*** Input data ***

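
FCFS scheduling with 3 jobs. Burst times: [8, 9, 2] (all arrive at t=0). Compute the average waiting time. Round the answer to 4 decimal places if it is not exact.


FCFS order (as given): [8, 9, 2]
Waiting times:
  Job 1: wait = 0
  Job 2: wait = 8
  Job 3: wait = 17
Sum of waiting times = 25
Average waiting time = 25/3 = 8.3333

8.3333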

*** End of Input data ***

Requirement ▸ Set down the whole of the data, exactly as it stands.

Answer space ▸
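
FCFS scheduling with 3 jobs. Burst times: [8, 9, 2] (all arrive at t=0). Compute the average waiting time. Round the answer to 4 decimal places if it is not exact.


FCFS order (as given): [8, 9, 2]
Waiting times:
  Job 1: wait = 0
  Job 2: wait = 8
  Job 3: wait = 17
Sum of waiting times = 25
Average waiting time = 25/3 = 8.3333

8.3333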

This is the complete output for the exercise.